Goal of the exercise. Give the data again exactly, from its opening line through the line in which "505 lb/ft³ |" appears.
··· Provided data ···
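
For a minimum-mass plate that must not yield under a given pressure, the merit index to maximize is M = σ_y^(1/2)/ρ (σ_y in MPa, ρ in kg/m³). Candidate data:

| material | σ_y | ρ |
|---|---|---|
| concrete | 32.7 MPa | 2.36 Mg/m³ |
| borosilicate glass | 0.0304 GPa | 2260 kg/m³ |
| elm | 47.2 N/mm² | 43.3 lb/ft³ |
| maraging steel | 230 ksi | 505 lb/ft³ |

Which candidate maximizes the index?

Normalizing units and computing the index:
  concrete: σ_y = 32.70 MPa, ρ = 2360 kg/m³
  borosilicate glass: σ_y = 30.40 MPa, ρ = 2260 kg/m³
  elm: σ_y = 47.20 MPa, ρ = 693.6 kg/m³
  maraging steel: σ_y = 1586 MPa, ρ = 8089 kg/m³
  elm: M = 9.91×10⁻³
  maraging steel: M = 4.92×10⁻³
  borosilicate glass: M = 2.44×10⁻³
  concrete: M = 2.42×10⁻³
Elm ranks first.

elm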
···
Result for this task.
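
For a minimum-mass plate that must not yield under a given pressure, the merit index to maximize is M = σ_y^(1/2)/ρ (σ_y in MPa, ρ in kg/m³). Candidate data:

| material | σ_y | ρ |
|---|---|---|
| concrete | 32.7 MPa | 2.36 Mg/m³ |
| borosilicate glass | 0.0304 GPa | 2260 kg/m³ |
| elm | 47.2 N/mm² | 43.3 lb/ft³ |
| maraging steel | 230 ksi | 505 lb/ft³ |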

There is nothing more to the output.